- YOUR OBJECTIVE:
Transcribe the records below. Leave nothing out and change nothing.

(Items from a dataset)
* * * * * * *
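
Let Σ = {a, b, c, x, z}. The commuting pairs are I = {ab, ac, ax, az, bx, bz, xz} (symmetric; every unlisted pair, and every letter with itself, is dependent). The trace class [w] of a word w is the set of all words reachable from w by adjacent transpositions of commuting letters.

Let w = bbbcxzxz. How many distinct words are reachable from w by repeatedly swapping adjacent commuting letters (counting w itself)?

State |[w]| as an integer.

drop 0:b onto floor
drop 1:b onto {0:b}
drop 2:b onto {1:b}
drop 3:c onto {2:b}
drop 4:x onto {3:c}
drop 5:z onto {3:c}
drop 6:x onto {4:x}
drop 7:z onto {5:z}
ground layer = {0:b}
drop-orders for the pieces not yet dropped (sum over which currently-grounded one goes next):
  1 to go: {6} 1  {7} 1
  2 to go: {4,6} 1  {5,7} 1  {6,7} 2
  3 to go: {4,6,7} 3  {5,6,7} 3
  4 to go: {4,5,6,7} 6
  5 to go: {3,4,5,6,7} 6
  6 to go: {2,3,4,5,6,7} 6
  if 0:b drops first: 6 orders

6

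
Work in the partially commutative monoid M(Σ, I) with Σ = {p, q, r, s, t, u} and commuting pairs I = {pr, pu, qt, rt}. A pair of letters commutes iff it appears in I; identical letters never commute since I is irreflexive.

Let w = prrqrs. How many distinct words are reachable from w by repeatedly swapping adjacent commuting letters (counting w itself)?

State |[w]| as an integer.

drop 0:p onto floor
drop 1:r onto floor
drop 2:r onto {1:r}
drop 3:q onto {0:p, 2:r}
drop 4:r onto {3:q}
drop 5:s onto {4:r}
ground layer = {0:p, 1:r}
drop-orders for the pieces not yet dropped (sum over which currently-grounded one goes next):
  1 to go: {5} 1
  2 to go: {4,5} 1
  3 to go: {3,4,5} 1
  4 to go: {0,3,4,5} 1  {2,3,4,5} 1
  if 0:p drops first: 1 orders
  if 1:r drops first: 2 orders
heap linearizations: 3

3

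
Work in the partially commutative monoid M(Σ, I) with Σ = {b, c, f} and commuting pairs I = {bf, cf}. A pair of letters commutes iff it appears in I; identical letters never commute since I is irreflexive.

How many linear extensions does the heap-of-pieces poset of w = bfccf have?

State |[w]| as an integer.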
* * * * * * *
- ANSWER SPACE:
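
Let Σ = {a, b, c, x, z}. The commuting pairs are I = {ab, ac, ax, az, bx, bz, xz} (symmetric; every unlisted pair, and every letter with itself, is dependent). The trace class [w] of a word w is the set of all words reachable from w by adjacent transpositions of commuting letters.

Let w = bbbcxzxz. How many distinct words are reachable from w by repeatedly swapping adjacent commuting letters (counting w itself)?

State |[w]| as an integer.

drop 0:b onto floor
drop 1:b onto {0:b}
drop 2:b onto {1:b}
drop 3:c onto {2:b}
drop 4:x onto {3:c}
drop 5:z onto {3:c}
drop 6:x onto {4:x}
drop 7:z onto {5:z}
ground layer = {0:b}
drop-orders for the pieces not yet dropped (sum over which currently-grounded one goes next):
  1 to go: {6} 1  {7} 1
  2 to go: {4,6} 1  {5,7} 1  {6,7} 2
  3 to go: {4,6,7} 3  {5,6,7} 3
  4 to go: {4,5,6,7} 6
  5 to go: {3,4,5,6,7} 6
  6 to go: {2,3,4,5,6,7} 6
  if 0:b drops first: 6 orders

6

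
Work in the partially commutative monoid M(Σ, I) with Σ = {p, q, r, s, t, u} and commuting pairs I = {pr, pu, qt, rt}. A pair of letters commutes iff it appears in I; identical letters never commute since I is irreflexive.

Let w = prrqrs. How many distinct words are reachable from w by repeatedly swapping adjacent commuting letters (counting w itself)?

State |[w]| as an integer.

drop 0:p onto floor
drop 1:r onto floor
drop 2:r onto {1:r}
drop 3:q onto {0:p, 2:r}
drop 4:r onto {3:q}
drop 5:s onto {4:r}
ground layer = {0:p, 1:r}
drop-orders for the pieces not yet dropped (sum over which currently-grounded one goes next):
  1 to go: {5} 1
  2 to go: {4,5} 1
  3 to go: {3,4,5} 1
  4 to go: {0,3,4,5} 1  {2,3,4,5} 1
  if 0:p drops first: 1 orders
  if 1:r drops first: 2 orders
heap linearizations: 3

3

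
Work in the partially commutative monoid M(Σ, I) with Σ = {b, c, f} and commuting pairs I = {bf, cf}. A pair of letters commutes iff it appears in I; identical letters never commute since I is irreflexive.

How many linear extensions does the heap-of-pieces poset of w = bfccf have?

State |[w]| as an integer.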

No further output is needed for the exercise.